● Problem details
Find each line below that includes "most", then copy it.

= Beginning of Section =

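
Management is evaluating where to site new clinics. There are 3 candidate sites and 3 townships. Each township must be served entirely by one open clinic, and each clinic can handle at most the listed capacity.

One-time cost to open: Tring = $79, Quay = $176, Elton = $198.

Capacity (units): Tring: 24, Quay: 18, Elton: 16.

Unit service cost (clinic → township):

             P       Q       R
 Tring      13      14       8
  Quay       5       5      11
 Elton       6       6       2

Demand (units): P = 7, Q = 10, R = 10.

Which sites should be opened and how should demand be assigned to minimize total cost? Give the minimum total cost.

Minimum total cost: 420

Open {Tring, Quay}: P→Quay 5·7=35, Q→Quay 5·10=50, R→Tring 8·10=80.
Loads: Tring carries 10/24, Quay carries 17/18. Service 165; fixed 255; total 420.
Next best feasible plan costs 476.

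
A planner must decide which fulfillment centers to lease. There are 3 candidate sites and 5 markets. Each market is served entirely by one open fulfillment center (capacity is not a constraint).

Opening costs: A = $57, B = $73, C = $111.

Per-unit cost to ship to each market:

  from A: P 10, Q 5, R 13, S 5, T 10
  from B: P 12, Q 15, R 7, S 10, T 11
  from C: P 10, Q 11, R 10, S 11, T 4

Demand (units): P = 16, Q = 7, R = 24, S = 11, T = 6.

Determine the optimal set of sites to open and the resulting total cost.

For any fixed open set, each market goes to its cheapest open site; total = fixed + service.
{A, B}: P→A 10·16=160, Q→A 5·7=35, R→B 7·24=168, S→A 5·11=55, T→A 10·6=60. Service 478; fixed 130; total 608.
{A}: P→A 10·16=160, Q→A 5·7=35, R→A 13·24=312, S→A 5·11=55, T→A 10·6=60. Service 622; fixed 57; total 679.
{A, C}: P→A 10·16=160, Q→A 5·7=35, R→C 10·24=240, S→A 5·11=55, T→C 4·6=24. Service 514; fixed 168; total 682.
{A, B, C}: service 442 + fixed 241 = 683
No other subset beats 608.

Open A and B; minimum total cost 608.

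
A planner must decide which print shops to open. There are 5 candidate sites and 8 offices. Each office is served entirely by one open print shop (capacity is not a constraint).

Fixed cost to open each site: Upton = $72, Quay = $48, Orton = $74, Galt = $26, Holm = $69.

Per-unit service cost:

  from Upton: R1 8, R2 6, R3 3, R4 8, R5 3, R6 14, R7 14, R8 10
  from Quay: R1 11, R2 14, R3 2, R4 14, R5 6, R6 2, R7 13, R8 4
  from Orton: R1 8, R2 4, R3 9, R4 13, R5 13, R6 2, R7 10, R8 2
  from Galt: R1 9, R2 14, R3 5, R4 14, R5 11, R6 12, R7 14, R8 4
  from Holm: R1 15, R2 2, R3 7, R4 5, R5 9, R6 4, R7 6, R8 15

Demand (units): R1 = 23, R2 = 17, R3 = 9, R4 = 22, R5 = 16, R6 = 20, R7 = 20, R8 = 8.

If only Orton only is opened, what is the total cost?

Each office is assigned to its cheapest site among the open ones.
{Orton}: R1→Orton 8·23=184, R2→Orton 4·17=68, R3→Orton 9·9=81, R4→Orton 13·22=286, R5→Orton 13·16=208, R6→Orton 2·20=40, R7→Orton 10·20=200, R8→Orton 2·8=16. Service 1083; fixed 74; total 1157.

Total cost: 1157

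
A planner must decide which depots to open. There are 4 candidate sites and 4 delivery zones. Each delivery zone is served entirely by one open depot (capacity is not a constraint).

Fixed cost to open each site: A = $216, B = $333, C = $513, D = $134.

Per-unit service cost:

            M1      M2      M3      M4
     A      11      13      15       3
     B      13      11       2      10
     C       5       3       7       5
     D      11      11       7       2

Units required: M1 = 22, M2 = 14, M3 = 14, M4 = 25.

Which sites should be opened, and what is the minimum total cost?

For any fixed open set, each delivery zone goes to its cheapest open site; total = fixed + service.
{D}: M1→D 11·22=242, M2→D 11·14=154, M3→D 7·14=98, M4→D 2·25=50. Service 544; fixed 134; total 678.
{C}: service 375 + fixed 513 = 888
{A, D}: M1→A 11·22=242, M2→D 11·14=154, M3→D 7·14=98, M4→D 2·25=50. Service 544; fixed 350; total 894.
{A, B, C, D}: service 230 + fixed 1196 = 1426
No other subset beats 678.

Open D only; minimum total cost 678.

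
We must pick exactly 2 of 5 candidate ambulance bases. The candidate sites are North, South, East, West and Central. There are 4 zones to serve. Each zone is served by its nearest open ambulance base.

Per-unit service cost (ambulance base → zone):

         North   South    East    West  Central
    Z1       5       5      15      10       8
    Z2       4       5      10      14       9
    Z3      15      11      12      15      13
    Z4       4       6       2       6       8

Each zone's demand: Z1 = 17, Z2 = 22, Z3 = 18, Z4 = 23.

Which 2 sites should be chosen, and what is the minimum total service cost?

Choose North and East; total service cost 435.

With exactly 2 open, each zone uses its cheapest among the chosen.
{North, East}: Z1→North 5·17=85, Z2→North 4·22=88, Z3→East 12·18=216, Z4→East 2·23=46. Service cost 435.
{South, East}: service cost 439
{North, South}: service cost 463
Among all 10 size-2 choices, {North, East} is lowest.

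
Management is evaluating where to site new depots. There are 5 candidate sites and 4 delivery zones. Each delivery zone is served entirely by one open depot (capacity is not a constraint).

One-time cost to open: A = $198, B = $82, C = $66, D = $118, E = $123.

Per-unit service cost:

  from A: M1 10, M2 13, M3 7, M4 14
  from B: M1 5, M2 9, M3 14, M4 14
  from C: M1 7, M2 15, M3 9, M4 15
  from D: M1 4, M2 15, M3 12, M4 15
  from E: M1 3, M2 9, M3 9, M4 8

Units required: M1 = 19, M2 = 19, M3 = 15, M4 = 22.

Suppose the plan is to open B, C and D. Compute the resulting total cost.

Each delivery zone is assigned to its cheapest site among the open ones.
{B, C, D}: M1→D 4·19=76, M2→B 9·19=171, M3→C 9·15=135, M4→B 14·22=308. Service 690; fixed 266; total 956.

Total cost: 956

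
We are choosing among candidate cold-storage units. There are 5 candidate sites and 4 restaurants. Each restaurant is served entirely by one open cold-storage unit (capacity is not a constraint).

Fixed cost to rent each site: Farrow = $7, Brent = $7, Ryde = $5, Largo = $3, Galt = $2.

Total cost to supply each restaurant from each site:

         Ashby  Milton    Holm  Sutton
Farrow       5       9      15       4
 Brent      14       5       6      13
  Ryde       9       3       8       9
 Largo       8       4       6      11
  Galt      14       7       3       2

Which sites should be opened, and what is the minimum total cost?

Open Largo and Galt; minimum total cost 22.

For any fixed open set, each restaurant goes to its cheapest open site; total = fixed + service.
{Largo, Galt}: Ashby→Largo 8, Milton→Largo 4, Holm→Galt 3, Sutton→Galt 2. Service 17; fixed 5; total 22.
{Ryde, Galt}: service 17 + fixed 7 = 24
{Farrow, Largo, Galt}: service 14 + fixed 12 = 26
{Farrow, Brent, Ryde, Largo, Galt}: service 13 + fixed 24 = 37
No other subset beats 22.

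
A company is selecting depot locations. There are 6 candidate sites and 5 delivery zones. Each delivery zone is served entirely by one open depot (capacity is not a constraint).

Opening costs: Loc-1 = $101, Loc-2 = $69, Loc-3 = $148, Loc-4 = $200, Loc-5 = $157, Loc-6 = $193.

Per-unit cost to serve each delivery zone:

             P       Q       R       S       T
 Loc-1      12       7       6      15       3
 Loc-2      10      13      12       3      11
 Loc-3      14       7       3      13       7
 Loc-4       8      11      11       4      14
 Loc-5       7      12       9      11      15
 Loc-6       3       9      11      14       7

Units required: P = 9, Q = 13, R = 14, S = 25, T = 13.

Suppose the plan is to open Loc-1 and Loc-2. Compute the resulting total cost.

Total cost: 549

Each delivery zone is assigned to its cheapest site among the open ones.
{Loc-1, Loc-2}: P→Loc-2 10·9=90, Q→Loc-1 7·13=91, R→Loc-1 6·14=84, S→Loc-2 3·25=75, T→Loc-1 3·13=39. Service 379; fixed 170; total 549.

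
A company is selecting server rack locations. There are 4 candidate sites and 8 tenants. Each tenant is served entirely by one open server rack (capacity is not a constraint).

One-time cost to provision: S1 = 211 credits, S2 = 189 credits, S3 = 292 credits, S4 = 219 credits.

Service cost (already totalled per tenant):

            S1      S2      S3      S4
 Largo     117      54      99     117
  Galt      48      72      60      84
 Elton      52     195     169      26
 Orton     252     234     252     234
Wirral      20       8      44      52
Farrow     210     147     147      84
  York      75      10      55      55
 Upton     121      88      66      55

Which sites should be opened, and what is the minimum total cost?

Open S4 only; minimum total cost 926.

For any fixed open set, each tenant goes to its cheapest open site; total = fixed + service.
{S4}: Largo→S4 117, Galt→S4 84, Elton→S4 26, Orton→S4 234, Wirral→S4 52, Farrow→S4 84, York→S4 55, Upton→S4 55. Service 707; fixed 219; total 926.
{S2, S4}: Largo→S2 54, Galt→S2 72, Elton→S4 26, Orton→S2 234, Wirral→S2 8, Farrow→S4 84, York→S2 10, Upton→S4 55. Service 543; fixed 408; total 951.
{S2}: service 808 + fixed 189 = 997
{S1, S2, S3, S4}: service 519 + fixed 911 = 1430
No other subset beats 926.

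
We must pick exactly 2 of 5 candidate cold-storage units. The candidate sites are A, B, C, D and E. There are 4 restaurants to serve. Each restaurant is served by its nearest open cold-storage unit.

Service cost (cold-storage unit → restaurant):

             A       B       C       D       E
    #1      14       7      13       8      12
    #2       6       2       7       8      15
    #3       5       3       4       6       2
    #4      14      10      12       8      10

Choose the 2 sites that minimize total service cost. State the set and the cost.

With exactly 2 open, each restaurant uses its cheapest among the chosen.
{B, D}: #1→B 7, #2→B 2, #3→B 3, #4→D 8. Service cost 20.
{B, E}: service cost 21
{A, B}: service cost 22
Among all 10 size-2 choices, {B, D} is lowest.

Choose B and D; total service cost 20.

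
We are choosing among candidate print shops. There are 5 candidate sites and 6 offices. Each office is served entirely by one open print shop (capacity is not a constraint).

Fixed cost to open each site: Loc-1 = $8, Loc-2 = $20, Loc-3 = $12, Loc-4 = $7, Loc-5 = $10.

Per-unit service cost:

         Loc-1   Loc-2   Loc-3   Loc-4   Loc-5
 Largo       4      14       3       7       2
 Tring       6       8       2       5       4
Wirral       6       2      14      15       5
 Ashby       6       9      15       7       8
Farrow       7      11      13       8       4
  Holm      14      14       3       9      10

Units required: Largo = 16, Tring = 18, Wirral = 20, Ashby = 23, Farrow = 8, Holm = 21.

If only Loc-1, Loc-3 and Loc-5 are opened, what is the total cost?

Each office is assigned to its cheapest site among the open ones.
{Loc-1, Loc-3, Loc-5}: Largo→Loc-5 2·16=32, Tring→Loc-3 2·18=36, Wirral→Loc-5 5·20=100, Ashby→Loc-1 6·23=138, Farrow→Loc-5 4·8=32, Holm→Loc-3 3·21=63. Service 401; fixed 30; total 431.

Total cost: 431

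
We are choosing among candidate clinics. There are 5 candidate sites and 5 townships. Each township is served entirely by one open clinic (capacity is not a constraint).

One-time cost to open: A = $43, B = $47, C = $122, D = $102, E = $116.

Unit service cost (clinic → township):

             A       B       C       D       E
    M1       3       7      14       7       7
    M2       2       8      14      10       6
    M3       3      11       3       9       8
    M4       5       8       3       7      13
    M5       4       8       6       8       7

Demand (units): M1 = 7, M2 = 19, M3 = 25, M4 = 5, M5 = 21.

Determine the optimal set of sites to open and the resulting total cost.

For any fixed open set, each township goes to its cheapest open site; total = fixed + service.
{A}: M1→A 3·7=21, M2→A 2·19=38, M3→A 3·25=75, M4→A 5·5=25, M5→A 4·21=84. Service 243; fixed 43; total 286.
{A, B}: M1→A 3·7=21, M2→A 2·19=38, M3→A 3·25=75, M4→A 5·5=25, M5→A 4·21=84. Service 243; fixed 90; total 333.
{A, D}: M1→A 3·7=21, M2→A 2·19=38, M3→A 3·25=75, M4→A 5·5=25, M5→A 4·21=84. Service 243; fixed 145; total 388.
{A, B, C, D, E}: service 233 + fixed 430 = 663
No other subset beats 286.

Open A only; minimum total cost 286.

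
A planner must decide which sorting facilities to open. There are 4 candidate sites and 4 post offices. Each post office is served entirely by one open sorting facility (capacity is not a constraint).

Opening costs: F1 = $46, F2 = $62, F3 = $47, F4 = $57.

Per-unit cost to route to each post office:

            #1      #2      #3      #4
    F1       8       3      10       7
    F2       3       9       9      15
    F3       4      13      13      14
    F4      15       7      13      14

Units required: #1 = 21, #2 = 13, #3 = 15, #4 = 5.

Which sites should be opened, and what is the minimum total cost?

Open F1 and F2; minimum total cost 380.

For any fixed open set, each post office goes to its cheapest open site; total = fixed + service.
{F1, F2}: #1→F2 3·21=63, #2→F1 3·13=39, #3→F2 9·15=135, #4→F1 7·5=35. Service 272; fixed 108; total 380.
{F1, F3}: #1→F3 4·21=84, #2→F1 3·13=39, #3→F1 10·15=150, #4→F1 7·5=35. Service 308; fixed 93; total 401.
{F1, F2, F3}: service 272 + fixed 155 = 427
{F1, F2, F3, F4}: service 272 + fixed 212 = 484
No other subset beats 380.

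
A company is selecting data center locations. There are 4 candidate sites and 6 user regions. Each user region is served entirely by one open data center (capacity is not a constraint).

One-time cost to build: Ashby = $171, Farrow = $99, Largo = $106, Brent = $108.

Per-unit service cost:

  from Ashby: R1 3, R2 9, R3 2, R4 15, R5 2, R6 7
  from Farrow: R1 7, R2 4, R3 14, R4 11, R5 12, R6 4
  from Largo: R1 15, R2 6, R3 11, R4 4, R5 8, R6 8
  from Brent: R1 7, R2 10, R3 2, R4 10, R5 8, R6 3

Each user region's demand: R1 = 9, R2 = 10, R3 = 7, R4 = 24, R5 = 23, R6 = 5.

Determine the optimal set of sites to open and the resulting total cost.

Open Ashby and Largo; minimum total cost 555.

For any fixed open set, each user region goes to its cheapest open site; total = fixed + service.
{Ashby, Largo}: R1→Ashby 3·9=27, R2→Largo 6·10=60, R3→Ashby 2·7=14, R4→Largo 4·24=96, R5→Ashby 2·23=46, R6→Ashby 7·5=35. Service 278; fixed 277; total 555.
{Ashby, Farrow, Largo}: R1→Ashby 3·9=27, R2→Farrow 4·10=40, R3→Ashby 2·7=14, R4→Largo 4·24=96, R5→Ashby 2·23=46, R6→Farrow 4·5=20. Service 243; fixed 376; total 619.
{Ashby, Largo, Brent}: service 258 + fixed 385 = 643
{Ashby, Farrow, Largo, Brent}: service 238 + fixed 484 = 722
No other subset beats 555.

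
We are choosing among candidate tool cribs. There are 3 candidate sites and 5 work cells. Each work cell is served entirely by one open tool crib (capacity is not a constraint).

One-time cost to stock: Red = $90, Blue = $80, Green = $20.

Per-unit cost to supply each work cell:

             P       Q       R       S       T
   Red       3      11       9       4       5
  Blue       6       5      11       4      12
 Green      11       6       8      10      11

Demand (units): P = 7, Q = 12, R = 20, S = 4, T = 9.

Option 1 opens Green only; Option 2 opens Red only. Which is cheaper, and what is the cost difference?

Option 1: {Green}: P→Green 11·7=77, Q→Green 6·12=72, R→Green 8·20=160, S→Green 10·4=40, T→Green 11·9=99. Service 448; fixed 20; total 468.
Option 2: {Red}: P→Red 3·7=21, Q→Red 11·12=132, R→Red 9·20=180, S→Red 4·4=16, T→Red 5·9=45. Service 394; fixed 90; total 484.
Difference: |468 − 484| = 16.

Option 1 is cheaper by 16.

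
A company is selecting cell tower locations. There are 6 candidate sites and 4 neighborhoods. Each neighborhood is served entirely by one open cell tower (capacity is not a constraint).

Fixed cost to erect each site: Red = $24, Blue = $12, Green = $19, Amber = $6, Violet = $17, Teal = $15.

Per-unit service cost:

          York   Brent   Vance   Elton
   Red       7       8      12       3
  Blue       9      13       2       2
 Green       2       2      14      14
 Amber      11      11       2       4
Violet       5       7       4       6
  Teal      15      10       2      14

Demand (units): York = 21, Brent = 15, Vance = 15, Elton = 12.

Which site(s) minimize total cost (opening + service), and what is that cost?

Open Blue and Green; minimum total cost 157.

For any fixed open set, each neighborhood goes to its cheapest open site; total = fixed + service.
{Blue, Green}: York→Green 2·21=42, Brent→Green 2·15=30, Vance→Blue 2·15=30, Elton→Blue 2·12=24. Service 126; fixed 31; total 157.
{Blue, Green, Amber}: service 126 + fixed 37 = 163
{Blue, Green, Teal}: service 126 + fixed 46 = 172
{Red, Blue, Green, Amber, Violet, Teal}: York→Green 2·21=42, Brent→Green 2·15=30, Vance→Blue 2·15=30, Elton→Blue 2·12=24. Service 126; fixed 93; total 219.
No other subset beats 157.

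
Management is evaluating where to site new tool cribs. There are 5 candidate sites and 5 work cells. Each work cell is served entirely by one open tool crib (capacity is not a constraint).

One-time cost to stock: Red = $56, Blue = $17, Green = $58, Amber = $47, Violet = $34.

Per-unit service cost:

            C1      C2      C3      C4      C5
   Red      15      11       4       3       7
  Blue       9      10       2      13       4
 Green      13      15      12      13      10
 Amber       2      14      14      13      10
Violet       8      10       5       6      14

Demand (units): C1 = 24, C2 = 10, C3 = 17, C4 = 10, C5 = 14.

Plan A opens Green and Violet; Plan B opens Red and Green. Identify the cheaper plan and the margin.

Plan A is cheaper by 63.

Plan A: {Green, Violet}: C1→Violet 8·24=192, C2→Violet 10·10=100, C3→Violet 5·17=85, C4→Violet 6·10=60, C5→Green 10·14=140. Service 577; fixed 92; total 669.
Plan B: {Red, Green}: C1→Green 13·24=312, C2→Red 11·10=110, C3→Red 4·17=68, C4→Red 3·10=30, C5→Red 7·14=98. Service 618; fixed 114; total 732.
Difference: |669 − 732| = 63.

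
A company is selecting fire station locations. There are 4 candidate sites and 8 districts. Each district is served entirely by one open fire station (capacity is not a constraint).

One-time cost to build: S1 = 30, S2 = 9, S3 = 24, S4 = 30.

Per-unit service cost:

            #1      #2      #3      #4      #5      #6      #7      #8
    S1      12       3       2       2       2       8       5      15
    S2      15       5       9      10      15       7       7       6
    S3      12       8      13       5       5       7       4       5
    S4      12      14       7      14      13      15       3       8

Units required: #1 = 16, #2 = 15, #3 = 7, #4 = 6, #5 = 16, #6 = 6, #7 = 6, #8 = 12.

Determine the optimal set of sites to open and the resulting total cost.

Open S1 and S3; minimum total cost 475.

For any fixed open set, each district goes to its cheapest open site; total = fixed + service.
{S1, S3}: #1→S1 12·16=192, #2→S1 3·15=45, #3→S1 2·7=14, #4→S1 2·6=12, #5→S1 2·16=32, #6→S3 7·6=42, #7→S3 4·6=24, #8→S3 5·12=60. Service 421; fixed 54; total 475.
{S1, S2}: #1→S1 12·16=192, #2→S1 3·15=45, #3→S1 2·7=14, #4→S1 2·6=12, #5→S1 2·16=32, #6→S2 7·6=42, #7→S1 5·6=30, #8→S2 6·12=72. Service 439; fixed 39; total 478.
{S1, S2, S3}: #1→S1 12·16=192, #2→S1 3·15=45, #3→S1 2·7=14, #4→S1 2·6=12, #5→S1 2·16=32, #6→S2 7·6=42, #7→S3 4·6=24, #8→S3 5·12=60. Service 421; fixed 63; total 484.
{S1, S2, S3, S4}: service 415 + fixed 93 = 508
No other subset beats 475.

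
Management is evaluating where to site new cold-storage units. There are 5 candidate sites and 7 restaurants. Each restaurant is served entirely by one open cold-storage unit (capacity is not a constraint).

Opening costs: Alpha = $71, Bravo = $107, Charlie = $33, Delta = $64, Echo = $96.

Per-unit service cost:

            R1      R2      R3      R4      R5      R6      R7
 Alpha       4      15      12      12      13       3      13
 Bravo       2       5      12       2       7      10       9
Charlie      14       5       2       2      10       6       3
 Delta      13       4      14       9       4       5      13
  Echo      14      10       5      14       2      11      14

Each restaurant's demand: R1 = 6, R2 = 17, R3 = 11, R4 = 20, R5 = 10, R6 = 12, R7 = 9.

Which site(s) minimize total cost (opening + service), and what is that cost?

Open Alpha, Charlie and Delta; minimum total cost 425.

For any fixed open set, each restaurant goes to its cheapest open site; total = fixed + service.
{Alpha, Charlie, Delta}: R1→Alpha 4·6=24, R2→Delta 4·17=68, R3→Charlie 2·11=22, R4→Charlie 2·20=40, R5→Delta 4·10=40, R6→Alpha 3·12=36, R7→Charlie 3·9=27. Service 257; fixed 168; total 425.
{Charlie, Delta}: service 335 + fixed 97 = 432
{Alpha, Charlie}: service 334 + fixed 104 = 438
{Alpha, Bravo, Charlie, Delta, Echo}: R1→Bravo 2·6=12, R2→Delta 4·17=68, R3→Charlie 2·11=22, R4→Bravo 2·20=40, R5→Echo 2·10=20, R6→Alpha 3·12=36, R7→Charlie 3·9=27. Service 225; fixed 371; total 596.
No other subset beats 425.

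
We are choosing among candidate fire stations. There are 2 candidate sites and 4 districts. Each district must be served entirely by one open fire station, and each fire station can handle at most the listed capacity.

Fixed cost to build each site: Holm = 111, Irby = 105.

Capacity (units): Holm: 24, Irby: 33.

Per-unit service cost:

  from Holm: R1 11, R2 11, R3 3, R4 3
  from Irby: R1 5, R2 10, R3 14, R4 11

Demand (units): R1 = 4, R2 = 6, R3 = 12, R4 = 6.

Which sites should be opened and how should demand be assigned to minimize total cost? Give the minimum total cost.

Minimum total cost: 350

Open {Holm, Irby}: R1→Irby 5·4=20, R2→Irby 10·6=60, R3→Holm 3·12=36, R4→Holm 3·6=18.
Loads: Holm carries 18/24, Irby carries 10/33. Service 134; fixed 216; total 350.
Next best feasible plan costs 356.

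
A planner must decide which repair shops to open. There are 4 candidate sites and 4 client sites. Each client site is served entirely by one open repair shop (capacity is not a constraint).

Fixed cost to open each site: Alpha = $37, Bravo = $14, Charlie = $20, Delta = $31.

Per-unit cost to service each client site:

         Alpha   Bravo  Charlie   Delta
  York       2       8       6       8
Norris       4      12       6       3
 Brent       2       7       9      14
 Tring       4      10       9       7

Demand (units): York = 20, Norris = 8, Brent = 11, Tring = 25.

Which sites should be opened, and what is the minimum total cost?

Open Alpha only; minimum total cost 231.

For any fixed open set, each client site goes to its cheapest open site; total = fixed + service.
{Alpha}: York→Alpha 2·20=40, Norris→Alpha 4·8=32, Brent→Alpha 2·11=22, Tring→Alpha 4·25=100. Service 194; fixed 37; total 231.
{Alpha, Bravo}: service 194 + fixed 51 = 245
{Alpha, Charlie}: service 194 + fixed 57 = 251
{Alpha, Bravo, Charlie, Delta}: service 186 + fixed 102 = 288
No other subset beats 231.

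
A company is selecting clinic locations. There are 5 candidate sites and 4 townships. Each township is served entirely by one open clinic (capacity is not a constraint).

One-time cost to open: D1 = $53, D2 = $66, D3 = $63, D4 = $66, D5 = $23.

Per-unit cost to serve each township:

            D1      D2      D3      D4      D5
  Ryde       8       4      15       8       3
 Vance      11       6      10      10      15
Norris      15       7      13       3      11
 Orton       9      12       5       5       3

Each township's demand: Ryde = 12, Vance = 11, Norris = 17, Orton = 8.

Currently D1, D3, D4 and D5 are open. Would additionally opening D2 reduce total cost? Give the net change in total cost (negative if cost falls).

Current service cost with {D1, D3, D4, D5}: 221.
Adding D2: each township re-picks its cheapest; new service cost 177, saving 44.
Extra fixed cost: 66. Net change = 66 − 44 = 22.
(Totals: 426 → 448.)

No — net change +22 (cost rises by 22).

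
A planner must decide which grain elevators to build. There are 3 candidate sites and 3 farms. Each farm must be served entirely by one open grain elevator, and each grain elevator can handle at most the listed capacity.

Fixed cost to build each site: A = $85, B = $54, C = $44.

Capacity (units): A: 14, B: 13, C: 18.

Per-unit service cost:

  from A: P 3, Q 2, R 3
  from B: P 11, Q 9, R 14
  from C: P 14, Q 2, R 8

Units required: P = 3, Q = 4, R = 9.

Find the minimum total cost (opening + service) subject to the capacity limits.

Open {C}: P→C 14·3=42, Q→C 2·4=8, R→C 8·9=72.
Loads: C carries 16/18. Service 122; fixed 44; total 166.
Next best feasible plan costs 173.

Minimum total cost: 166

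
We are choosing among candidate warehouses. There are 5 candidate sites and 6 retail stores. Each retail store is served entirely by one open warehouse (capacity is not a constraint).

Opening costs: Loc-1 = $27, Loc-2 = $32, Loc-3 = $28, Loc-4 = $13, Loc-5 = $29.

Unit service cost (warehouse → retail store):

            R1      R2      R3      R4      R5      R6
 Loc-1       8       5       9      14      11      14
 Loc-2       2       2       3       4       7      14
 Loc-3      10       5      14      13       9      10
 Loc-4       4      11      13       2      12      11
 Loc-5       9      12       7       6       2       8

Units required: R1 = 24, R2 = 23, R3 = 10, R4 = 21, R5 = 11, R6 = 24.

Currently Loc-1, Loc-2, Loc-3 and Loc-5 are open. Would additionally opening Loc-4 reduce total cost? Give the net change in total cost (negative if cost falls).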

= End of Section =

● Your solution
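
Management is evaluating where to site new clinics. There are 3 candidate sites and 3 townships. Each township must be served entirely by one open clinic, and each clinic can handle at most the listed capacity.
We are choosing among candidate fire stations. There are 2 candidate sites and 4 districts. Each district must be served entirely by one open fire station, and each fire station can handle at most the listed capacity.
A planner must decide which grain elevators to build. There are 3 candidate sites and 3 farms. Each farm must be served entirely by one open grain elevator, and each grain elevator can handle at most the listed capacity.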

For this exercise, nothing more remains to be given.